Please retype the records below exactly, from the first line down to and including the line with "T[:,:,2] = [[-6, 0], [-2, 0]]".
/---
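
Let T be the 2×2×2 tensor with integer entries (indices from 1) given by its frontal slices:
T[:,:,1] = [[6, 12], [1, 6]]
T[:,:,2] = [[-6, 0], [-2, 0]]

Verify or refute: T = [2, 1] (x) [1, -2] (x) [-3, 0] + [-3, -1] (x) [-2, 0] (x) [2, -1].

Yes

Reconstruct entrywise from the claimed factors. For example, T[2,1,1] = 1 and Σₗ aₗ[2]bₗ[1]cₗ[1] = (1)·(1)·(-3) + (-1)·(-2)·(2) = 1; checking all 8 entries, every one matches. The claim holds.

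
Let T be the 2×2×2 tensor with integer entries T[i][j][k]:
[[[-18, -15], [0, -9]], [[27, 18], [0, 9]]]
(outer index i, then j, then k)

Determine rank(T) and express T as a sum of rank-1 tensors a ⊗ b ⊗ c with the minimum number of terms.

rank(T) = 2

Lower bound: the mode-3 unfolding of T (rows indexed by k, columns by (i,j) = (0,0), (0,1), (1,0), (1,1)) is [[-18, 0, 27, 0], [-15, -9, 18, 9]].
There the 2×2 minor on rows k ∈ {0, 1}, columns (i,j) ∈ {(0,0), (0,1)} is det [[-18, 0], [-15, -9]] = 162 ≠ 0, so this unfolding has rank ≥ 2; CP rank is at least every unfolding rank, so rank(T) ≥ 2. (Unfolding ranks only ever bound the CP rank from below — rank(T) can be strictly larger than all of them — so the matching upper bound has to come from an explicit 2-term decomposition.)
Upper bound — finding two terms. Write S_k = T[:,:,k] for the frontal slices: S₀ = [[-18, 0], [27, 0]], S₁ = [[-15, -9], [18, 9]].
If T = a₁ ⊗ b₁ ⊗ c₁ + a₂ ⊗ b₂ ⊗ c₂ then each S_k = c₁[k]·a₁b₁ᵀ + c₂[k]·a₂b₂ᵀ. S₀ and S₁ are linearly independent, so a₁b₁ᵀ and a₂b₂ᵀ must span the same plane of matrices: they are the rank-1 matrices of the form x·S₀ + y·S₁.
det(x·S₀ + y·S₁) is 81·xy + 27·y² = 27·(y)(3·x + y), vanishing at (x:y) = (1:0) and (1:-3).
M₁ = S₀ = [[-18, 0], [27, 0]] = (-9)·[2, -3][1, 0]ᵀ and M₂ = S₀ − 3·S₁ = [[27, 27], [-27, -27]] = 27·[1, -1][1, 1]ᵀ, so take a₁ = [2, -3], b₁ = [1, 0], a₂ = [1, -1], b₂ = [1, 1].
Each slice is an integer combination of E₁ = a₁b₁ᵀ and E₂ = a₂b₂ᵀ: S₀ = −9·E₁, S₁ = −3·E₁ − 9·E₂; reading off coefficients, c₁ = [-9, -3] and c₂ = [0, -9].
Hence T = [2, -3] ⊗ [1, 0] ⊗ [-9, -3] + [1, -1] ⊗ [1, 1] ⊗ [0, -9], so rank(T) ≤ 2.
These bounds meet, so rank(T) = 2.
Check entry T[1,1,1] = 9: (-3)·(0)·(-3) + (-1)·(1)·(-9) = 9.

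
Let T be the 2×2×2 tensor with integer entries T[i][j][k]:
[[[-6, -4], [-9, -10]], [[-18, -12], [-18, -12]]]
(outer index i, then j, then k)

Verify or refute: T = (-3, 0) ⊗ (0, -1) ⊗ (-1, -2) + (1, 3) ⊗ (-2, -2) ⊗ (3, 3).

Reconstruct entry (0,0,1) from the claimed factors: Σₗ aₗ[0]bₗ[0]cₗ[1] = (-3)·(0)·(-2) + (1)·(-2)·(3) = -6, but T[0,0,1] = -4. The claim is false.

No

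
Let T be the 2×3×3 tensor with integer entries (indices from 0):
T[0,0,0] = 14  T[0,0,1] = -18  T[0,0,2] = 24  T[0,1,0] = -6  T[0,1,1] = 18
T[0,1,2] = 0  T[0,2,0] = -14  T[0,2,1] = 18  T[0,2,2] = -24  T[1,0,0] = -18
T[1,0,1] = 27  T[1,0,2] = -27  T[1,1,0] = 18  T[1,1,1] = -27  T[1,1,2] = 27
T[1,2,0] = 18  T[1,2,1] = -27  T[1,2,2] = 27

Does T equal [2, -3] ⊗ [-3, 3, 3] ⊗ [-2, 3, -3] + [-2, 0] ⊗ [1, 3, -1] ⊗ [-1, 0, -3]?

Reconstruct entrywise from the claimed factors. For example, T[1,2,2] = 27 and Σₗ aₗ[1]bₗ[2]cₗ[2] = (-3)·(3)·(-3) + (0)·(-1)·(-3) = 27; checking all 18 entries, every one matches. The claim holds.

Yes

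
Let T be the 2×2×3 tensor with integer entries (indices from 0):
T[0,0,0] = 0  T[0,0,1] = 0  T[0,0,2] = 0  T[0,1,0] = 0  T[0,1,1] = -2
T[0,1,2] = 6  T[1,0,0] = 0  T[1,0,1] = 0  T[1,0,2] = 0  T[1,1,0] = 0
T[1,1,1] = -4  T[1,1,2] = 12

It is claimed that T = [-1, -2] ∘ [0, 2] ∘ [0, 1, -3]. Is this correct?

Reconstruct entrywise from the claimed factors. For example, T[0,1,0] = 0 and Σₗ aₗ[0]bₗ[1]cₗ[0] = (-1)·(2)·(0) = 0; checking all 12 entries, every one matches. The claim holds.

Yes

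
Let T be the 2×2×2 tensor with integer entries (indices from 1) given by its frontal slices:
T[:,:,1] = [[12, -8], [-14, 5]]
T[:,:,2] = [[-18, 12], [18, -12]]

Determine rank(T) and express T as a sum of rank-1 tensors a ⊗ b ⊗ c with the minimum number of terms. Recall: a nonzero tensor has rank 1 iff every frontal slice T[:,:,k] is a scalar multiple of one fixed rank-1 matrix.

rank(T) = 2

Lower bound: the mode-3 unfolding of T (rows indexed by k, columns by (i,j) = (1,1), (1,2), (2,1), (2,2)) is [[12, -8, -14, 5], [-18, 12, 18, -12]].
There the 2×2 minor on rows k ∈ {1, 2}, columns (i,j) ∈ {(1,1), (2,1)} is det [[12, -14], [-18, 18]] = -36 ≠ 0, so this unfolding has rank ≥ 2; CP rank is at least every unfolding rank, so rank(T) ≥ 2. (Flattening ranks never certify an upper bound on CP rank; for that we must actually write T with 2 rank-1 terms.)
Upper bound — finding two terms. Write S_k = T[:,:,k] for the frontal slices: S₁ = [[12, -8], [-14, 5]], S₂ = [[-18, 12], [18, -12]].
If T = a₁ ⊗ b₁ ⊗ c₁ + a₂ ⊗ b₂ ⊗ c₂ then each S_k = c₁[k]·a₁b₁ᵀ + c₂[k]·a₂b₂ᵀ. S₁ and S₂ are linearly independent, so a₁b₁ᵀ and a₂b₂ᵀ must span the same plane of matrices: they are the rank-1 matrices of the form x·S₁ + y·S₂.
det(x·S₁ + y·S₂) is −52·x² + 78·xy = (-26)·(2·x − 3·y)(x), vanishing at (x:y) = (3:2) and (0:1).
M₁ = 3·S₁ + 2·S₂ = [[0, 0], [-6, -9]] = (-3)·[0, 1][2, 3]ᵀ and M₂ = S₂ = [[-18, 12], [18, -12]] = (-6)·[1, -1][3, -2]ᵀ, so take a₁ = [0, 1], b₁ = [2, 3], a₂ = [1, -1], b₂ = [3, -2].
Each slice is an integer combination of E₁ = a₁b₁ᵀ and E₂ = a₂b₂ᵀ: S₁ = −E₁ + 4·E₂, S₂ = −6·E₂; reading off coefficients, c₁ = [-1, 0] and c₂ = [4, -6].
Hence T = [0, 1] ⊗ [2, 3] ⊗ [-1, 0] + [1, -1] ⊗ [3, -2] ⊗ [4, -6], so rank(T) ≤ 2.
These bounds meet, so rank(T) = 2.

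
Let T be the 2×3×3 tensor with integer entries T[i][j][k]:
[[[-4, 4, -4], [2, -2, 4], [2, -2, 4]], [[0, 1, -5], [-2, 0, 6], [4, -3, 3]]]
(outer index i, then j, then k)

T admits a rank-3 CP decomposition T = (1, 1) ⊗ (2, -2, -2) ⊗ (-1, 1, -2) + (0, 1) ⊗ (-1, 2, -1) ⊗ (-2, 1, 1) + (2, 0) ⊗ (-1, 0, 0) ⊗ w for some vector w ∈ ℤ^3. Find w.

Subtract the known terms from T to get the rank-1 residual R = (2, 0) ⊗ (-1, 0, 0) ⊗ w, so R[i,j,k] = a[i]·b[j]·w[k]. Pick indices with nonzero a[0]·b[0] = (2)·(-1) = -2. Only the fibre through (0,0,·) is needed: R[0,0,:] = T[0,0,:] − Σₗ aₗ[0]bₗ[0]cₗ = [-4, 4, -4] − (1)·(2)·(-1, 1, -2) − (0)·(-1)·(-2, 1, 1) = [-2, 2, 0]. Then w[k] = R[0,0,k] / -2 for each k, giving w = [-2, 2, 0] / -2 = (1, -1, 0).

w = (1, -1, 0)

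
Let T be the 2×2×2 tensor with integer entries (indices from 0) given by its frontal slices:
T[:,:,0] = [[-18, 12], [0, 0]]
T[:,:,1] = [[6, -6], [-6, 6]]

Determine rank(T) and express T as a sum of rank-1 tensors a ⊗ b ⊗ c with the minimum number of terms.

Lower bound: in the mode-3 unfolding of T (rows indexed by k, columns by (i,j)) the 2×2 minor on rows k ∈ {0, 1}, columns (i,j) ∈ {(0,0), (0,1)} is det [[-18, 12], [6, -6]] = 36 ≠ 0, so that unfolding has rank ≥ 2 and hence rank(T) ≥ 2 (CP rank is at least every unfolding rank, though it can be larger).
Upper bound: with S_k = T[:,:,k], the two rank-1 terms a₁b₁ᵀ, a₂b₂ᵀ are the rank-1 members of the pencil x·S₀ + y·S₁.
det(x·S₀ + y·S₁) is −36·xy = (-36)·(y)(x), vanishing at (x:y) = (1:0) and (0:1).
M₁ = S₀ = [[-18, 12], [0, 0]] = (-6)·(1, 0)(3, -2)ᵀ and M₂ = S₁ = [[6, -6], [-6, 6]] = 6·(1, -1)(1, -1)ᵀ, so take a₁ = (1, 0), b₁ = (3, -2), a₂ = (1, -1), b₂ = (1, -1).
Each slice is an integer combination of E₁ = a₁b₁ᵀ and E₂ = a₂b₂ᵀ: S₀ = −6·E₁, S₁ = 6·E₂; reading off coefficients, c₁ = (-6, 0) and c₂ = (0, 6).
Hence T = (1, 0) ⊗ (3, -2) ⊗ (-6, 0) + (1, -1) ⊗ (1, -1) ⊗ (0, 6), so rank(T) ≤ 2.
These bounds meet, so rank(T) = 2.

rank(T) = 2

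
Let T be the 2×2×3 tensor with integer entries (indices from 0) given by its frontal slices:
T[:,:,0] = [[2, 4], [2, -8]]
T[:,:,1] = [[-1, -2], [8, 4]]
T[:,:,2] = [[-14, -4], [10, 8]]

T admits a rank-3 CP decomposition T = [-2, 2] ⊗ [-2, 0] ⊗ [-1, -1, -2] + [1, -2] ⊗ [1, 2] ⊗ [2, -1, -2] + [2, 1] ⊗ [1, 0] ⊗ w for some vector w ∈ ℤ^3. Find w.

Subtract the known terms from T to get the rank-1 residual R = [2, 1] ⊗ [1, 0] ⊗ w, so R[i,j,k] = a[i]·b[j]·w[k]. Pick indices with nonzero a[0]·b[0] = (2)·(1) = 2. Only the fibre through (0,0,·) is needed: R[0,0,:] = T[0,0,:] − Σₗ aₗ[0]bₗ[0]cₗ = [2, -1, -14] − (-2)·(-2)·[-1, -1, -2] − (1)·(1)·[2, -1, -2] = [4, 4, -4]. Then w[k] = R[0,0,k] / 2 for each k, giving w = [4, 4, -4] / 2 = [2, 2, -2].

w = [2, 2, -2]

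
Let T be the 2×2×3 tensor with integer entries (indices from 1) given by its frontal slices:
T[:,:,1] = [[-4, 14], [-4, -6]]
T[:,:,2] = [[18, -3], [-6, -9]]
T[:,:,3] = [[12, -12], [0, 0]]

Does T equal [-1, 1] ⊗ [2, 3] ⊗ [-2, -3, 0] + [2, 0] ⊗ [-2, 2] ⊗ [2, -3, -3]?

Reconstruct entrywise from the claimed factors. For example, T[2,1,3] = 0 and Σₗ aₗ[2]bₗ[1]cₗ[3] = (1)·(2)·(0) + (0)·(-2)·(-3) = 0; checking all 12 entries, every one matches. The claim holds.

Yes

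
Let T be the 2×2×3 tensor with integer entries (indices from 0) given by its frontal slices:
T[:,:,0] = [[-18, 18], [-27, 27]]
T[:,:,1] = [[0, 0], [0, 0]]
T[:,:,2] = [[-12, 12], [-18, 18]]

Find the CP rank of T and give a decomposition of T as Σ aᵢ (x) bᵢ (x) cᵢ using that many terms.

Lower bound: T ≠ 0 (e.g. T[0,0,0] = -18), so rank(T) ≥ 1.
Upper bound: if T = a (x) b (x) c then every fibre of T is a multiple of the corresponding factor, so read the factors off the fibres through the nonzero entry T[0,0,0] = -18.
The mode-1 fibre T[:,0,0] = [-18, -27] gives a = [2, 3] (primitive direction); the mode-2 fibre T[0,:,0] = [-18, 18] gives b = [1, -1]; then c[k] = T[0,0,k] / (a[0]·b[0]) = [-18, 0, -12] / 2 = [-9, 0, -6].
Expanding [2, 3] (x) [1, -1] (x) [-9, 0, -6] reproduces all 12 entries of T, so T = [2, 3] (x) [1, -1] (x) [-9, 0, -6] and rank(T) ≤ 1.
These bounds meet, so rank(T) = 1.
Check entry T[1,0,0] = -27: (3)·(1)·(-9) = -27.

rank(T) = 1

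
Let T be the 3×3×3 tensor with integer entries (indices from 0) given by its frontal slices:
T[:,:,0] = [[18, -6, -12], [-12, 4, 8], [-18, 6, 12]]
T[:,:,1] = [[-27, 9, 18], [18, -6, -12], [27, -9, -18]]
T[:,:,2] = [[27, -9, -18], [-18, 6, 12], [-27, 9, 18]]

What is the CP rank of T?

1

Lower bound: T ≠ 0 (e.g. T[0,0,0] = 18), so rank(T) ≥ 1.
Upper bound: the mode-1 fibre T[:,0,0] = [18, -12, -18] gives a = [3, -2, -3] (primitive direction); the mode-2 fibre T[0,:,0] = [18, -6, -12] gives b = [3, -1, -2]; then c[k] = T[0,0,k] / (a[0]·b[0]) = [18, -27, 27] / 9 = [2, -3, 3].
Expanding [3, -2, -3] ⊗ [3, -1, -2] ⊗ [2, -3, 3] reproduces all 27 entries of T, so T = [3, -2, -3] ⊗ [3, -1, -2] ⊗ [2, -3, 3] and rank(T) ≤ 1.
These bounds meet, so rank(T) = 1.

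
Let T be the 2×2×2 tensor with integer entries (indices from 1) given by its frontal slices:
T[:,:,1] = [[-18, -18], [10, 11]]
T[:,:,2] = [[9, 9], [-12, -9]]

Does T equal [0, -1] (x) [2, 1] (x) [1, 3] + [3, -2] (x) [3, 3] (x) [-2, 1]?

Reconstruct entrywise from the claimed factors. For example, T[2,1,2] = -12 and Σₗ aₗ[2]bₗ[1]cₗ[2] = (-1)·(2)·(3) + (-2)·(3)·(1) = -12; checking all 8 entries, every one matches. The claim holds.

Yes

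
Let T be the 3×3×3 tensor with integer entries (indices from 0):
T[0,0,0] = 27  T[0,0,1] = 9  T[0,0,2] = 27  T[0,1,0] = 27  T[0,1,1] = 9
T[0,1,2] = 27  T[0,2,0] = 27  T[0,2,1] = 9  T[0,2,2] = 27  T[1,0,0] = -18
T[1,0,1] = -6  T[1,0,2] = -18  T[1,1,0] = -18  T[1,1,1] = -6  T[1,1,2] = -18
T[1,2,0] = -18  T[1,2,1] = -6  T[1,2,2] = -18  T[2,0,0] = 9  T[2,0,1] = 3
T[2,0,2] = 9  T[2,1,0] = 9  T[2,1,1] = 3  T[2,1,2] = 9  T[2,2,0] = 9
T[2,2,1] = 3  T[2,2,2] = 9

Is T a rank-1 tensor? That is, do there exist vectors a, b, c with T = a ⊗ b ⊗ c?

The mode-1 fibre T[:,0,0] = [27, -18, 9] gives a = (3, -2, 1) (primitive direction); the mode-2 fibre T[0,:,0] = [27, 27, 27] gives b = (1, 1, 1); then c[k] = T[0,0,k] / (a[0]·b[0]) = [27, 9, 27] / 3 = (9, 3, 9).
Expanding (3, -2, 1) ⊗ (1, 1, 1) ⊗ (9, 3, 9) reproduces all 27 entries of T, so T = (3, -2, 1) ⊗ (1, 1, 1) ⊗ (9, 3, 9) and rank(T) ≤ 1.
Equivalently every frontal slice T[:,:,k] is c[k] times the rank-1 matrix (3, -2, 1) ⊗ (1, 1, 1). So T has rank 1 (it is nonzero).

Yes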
\---
* [WORKED SOLUTION]:
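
Let T be the 2×2×2 tensor with integer entries (indices from 1) given by its frontal slices:
T[:,:,1] = [[6, 12], [1, 6]]
T[:,:,2] = [[-6, 0], [-2, 0]]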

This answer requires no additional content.